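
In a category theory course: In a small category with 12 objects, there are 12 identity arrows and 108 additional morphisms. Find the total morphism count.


Each object has an identity morphism, giving 12 identities.
Adding the 108 non-identity morphisms:
Total = 12 + 108 = 120

120


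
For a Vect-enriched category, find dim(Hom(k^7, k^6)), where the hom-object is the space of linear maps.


In Vect-enriched categories, Hom(k^n, k^m) is the space of m x n matrices.
dim(Hom(k^7, k^6)) = 6 * 7 = 42

42


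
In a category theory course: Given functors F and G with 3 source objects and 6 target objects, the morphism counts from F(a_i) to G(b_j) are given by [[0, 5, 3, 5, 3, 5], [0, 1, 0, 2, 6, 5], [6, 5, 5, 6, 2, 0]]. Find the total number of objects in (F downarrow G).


Objects of (F downarrow G) are triples (a, b, h: F(a)->G(b)).
The count equals the sum of all entries in the hom-matrix.
sum(row 0) = 21
sum(row 1) = 14
sum(row 2) = 24
Grand total = 59

59


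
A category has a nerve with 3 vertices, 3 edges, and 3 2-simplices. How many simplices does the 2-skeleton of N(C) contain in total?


The 2-skeleton of the nerve N(C) consists of simplices in dimensions 0, 1, 2:
  |N(C)_0| = 3 (objects)
  |N(C)_1| = 3 (morphisms)
  |N(C)_2| = 3 (composable pairs)
Total = 3 + 3 + 3 = 9

9


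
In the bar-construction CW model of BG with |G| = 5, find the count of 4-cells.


In the bar-construction CW model of BG, the n-cells are indexed by
n-tuples [g_1|...|g_n] of non-identity elements of G (degenerate
simplices with some g_i = e do not contribute cells), so there are
(|G| - 1)^n n-cells.
For dim = 4 with |G| = 5:
cells = (5 - 1)^4 = 4^4 = 256

256


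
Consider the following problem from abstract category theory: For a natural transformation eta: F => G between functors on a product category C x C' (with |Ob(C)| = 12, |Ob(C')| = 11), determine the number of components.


A natural transformation eta: F => G assigns one component morphism per
object of the domain category.
The domain is the product category C x C', so
|Ob(C x C')| = |Ob(C)| * |Ob(C')| = 12 * 11 = 132.
Therefore eta has 132 component morphisms.

132


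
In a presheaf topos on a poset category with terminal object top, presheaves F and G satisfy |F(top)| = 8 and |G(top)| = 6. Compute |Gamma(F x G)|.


Global sections of a presheaf on a poset with terminal top satisfy
Gamma(H) ~ H(top). Presheaves admit pointwise products, so
(F x G)(top) = F(top) x G(top) (Cartesian product).
|Gamma(F x G)| = |F(top)| * |G(top)| = 8 * 6 = 48.

48


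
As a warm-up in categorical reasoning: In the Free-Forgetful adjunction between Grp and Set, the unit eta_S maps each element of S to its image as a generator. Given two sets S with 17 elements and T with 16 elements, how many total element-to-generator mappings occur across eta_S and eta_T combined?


The unit eta_X: X -> U(F(X)) of the Free-Forgetful adjunction
maps each element of X to a generator of F(X). For X = S + T (disjoint
union in Set), |S + T| = |S| + |T|.
Total mappings = 17 + 16 = 33.

33


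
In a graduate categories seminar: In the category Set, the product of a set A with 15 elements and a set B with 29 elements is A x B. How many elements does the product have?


In Set, the product A x B is the Cartesian product.
By the universal property, |A x B| = |A| * |B|.
|A x B| = 15 * 29 = 435

435


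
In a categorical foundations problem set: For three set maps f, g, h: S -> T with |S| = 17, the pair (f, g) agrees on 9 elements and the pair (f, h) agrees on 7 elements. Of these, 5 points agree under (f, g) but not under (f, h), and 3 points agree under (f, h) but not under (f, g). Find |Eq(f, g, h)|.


Eq(f, g, h) is the triple-agreement set: points in S where all three
maps take the same value. Using inclusion-exclusion on the pairwise data:
Pair (f, g) agrees on 9 points; pair (f, h) on 7 points.
Points agreeing under (f, g) but not (f, h) = 5; under (f, h) but not (f, g) = 3.
Triple-agreement = agreement-in-(f, g) minus points that agree under (f, g) but not (f, h):
|Eq(f, g, h)| = 9 - 5 = 4
(cross-check via (f, h): 7 - 3 = 4.)

4


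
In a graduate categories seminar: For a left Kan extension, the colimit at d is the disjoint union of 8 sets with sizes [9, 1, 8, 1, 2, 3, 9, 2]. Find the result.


Pointwise, the left Kan extension (Lan_F H)(d) is the colimit, indexed
by the comma category (F downarrow d), of H composed with the
projection (F downarrow d) -> C. Here that colimit is given
as a coproduct (disjoint union) of sets, so its cardinality is the
sum of the sizes of the summands.
Coproduct of sets with sizes: 9 + 1 + 8 + 1 + 2 + 3 + 9 + 2
= 35

35


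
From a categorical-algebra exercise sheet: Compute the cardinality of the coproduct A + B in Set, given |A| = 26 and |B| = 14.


In Set, the coproduct A + B is the disjoint union.
|A + B| = |A| + |B| = 26 + 14 = 40

40


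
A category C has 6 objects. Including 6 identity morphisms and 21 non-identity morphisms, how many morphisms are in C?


Each object has an identity morphism, giving 6 identities.
Adding the 21 non-identity morphisms:
Total = 6 + 21 = 27

27


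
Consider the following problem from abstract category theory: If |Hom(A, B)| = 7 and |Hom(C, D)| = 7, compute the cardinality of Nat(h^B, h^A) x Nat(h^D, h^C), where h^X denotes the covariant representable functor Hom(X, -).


By the Yoneda lemma, Nat(h^B, h^A) is isomorphic to Hom(A, B),
so |Nat(h^B, h^A)| = |Hom(A, B)| and |Nat(h^D, h^C)| = |Hom(C, D)|.
|Hom(A, B)| = 7, |Hom(C, D)| = 7.
|Nat(h^B, h^A) x Nat(h^D, h^C)| = 7 * 7 = 49

49


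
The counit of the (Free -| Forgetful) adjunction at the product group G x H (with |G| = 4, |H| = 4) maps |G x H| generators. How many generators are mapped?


The counit epsilon_K: F(U(K)) -> K of the Free-Forgetful adjunction
maps |K| generators of F(U(K)) into K. For K = G x H (the product group),
|G x H| = |G| * |H|.
Total generators mapped = 4 * 4 = 16.

16


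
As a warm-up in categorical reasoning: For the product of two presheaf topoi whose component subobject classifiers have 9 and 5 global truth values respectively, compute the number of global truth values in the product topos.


In a product of presheaf topoi E_1 x E_2, the subobject classifier
is Omega = Omega_1 x Omega_2 (componentwise), so
|Omega(top)| = |Omega_1(top_1)| * |Omega_2(top_2)|.
= 9 * 5 = 45.

45


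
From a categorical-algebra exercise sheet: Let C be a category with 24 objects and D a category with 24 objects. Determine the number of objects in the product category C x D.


The product category C x D has objects that are pairs (c, d).
Number of pairs = |Ob(C)| * |Ob(D)| = 24 * 24 = 576

576


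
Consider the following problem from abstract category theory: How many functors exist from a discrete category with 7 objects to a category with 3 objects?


A functor from a discrete category C to D is determined by
where each object maps. Each of the 7 objects of C can map
to any of the 3 objects of D independently.
Number of functors = 3^7 = 2187

2187


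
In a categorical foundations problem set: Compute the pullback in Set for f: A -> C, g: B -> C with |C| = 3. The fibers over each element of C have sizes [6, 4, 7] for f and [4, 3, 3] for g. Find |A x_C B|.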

# Task item
The complete data above is to be written out again as it stands.

# Reply to the task
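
In a category theory course: In a small category with 12 objects, there are 12 identity arrows and 108 additional morphisms. Find the total morphism count.


Each object has an identity morphism, giving 12 identities.
Adding the 108 non-identity morphisms:
Total = 12 + 108 = 120

120


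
For a Vect-enriched category, find dim(Hom(k^7, k^6)), where the hom-object is the space of linear maps.


In Vect-enriched categories, Hom(k^n, k^m) is the space of m x n matrices.
dim(Hom(k^7, k^6)) = 6 * 7 = 42

42


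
In a category theory course: Given functors F and G with 3 source objects and 6 target objects, the morphism counts from F(a_i) to G(b_j) are given by [[0, 5, 3, 5, 3, 5], [0, 1, 0, 2, 6, 5], [6, 5, 5, 6, 2, 0]]. Find the total number of objects in (F downarrow G).


Objects of (F downarrow G) are triples (a, b, h: F(a)->G(b)).
The count equals the sum of all entries in the hom-matrix.
sum(row 0) = 21
sum(row 1) = 14
sum(row 2) = 24
Grand total = 59

59


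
A category has a nerve with 3 vertices, 3 edges, and 3 2-simplices. How many simplices does the 2-skeleton of N(C) contain in total?


The 2-skeleton of the nerve N(C) consists of simplices in dimensions 0, 1, 2:
  |N(C)_0| = 3 (objects)
  |N(C)_1| = 3 (morphisms)
  |N(C)_2| = 3 (composable pairs)
Total = 3 + 3 + 3 = 9

9


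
In the bar-construction CW model of BG with |G| = 5, find the count of 4-cells.


In the bar-construction CW model of BG, the n-cells are indexed by
n-tuples [g_1|...|g_n] of non-identity elements of G (degenerate
simplices with some g_i = e do not contribute cells), so there are
(|G| - 1)^n n-cells.
For dim = 4 with |G| = 5:
cells = (5 - 1)^4 = 4^4 = 256

256


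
Consider the following problem from abstract category theory: For a natural transformation eta: F => G between functors on a product category C x C' (with |Ob(C)| = 12, |Ob(C')| = 11), determine the number of components.


A natural transformation eta: F => G assigns one component morphism per
object of the domain category.
The domain is the product category C x C', so
|Ob(C x C')| = |Ob(C)| * |Ob(C')| = 12 * 11 = 132.
Therefore eta has 132 component morphisms.

132


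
In a presheaf topos on a poset category with terminal object top, presheaves F and G satisfy |F(top)| = 8 and |G(top)| = 6. Compute |Gamma(F x G)|.


Global sections of a presheaf on a poset with terminal top satisfy
Gamma(H) ~ H(top). Presheaves admit pointwise products, so
(F x G)(top) = F(top) x G(top) (Cartesian product).
|Gamma(F x G)| = |F(top)| * |G(top)| = 8 * 6 = 48.

48


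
As a warm-up in categorical reasoning: In the Free-Forgetful adjunction between Grp and Set, the unit eta_S maps each element of S to its image as a generator. Given two sets S with 17 elements and T with 16 elements, how many total element-to-generator mappings occur across eta_S and eta_T combined?


The unit eta_X: X -> U(F(X)) of the Free-Forgetful adjunction
maps each element of X to a generator of F(X). For X = S + T (disjoint
union in Set), |S + T| = |S| + |T|.
Total mappings = 17 + 16 = 33.

33


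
In a graduate categories seminar: In the category Set, the product of a set A with 15 elements and a set B with 29 elements is A x B. How many elements does the product have?


In Set, the product A x B is the Cartesian product.
By the universal property, |A x B| = |A| * |B|.
|A x B| = 15 * 29 = 435

435


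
In a categorical foundations problem set: For three set maps f, g, h: S -> T with |S| = 17, the pair (f, g) agrees on 9 elements and the pair (f, h) agrees on 7 elements. Of these, 5 points agree under (f, g) but not under (f, h), and 3 points agree under (f, h) but not under (f, g). Find |Eq(f, g, h)|.


Eq(f, g, h) is the triple-agreement set: points in S where all three
maps take the same value. Using inclusion-exclusion on the pairwise data:
Pair (f, g) agrees on 9 points; pair (f, h) on 7 points.
Points agreeing under (f, g) but not (f, h) = 5; under (f, h) but not (f, g) = 3.
Triple-agreement = agreement-in-(f, g) minus points that agree under (f, g) but not (f, h):
|Eq(f, g, h)| = 9 - 5 = 4
(cross-check via (f, h): 7 - 3 = 4.)

4


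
In a graduate categories seminar: For a left Kan extension, the colimit at d is the disjoint union of 8 sets with sizes [9, 1, 8, 1, 2, 3, 9, 2]. Find the result.


Pointwise, the left Kan extension (Lan_F H)(d) is the colimit, indexed
by the comma category (F downarrow d), of H composed with the
projection (F downarrow d) -> C. Here that colimit is given
as a coproduct (disjoint union) of sets, so its cardinality is the
sum of the sizes of the summands.
Coproduct of sets with sizes: 9 + 1 + 8 + 1 + 2 + 3 + 9 + 2
= 35

35


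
From a categorical-algebra exercise sheet: Compute the cardinality of the coproduct A + B in Set, given |A| = 26 and |B| = 14.


In Set, the coproduct A + B is the disjoint union.
|A + B| = |A| + |B| = 26 + 14 = 40

40


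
A category C has 6 objects. Including 6 identity morphisms and 21 non-identity morphisms, how many morphisms are in C?


Each object has an identity morphism, giving 6 identities.
Adding the 21 non-identity morphisms:
Total = 6 + 21 = 27

27


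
Consider the following problem from abstract category theory: If |Hom(A, B)| = 7 and |Hom(C, D)| = 7, compute the cardinality of Nat(h^B, h^A) x Nat(h^D, h^C), where h^X denotes the covariant representable functor Hom(X, -).


By the Yoneda lemma, Nat(h^B, h^A) is isomorphic to Hom(A, B),
so |Nat(h^B, h^A)| = |Hom(A, B)| and |Nat(h^D, h^C)| = |Hom(C, D)|.
|Hom(A, B)| = 7, |Hom(C, D)| = 7.
|Nat(h^B, h^A) x Nat(h^D, h^C)| = 7 * 7 = 49

49


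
The counit of the (Free -| Forgetful) adjunction at the product group G x H (with |G| = 4, |H| = 4) maps |G x H| generators. How many generators are mapped?


The counit epsilon_K: F(U(K)) -> K of the Free-Forgetful adjunction
maps |K| generators of F(U(K)) into K. For K = G x H (the product group),
|G x H| = |G| * |H|.
Total generators mapped = 4 * 4 = 16.

16


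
As a warm-up in categorical reasoning: For the product of two presheaf topoi whose component subobject classifiers have 9 and 5 global truth values respectively, compute the number of global truth values in the product topos.


In a product of presheaf topoi E_1 x E_2, the subobject classifier
is Omega = Omega_1 x Omega_2 (componentwise), so
|Omega(top)| = |Omega_1(top_1)| * |Omega_2(top_2)|.
= 9 * 5 = 45.

45


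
From a categorical-algebra exercise sheet: Let C be a category with 24 objects and D a category with 24 objects. Determine the number of objects in the product category C x D.


The product category C x D has objects that are pairs (c, d).
Number of pairs = |Ob(C)| * |Ob(D)| = 24 * 24 = 576

576


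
Consider the following problem from abstract category theory: How many functors exist from a discrete category with 7 objects to a category with 3 objects?


A functor from a discrete category C to D is determined by
where each object maps. Each of the 7 objects of C can map
to any of the 3 objects of D independently.
Number of functors = 3^7 = 2187

2187


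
In a categorical foundations problem set: Compute the pullback in Set for f: A -> C, g: B -> C with |C| = 3. The fibers over each element of C have sizes [6, 4, 7] for f and [4, 3, 3] for g. Find |A x_C B|.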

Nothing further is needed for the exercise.